WHAT THIS TASK INVOLVES -
Among the entries below, find the lines that hold the word "strata" and report them.

DATA PROVIDED -
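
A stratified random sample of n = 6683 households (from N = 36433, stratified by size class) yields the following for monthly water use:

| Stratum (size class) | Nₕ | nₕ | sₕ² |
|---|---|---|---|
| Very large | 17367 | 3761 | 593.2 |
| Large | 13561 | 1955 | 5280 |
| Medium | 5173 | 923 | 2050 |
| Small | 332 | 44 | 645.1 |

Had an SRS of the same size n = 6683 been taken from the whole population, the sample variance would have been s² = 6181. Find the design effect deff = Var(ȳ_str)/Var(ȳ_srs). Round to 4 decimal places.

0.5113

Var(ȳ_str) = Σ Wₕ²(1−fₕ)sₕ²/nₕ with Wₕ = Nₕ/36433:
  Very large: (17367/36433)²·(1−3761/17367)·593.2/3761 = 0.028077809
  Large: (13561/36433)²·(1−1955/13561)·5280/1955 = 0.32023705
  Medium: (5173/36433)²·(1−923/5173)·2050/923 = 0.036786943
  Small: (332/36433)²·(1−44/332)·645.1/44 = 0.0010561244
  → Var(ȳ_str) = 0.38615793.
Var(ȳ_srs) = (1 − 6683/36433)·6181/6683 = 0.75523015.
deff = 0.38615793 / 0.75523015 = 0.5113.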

--

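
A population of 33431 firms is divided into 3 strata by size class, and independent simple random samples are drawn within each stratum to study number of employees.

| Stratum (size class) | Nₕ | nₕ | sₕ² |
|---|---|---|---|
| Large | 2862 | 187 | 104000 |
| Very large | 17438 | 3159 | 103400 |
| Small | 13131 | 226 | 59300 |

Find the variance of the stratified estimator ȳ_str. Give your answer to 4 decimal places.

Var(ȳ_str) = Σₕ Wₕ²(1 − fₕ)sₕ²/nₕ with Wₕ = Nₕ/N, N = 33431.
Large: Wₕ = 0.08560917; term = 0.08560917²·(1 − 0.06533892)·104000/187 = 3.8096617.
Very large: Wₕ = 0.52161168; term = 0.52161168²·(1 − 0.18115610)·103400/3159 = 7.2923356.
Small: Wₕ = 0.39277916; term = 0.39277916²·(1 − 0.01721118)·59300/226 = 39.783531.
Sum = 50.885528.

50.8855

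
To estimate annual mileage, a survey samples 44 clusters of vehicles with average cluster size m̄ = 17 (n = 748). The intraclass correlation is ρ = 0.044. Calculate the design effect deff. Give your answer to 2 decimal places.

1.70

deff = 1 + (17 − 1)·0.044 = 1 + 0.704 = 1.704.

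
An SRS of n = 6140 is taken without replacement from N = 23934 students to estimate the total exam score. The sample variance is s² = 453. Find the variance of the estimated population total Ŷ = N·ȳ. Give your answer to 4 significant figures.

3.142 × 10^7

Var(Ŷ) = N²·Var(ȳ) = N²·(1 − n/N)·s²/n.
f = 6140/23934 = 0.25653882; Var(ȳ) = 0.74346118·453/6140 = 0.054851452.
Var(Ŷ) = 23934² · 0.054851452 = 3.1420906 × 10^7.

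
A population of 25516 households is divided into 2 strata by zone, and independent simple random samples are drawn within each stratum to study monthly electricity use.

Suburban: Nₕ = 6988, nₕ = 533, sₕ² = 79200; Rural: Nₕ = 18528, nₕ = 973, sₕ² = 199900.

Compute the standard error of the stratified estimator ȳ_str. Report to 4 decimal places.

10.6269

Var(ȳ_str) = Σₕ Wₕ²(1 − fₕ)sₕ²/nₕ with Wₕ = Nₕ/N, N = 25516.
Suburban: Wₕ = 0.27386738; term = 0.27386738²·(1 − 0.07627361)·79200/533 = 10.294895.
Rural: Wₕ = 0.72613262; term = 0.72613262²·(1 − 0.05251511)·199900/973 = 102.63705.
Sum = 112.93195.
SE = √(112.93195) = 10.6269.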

---

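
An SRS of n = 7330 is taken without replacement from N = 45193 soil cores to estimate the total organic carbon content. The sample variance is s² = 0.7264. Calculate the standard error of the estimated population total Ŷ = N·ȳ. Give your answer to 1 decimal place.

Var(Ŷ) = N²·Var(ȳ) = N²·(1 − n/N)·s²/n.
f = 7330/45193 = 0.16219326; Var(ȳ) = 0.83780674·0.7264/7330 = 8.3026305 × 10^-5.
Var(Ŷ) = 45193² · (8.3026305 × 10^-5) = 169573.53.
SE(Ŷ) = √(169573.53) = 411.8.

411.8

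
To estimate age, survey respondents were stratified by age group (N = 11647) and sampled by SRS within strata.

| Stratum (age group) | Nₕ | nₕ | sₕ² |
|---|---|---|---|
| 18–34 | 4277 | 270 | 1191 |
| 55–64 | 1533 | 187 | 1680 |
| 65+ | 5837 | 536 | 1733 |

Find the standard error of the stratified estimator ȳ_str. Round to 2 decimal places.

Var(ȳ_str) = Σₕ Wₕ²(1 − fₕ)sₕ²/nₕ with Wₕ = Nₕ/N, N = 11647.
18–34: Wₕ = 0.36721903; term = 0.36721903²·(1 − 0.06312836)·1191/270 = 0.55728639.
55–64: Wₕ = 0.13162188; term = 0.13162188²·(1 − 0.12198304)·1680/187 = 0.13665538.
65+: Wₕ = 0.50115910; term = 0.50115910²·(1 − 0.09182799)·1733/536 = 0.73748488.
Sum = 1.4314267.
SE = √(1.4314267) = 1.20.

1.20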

OUTPUT OF THE EXERCISE -
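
A population of 33431 firms is divided into 3 strata by size class, and independent simple random samples are drawn within each stratum to study number of employees.
A population of 25516 households is divided into 2 strata by zone, and independent simple random samples are drawn within each stratum to study monthly electricity use.
To estimate age, survey respondents were stratified by age group (N = 11647) and sampled by SRS within strata.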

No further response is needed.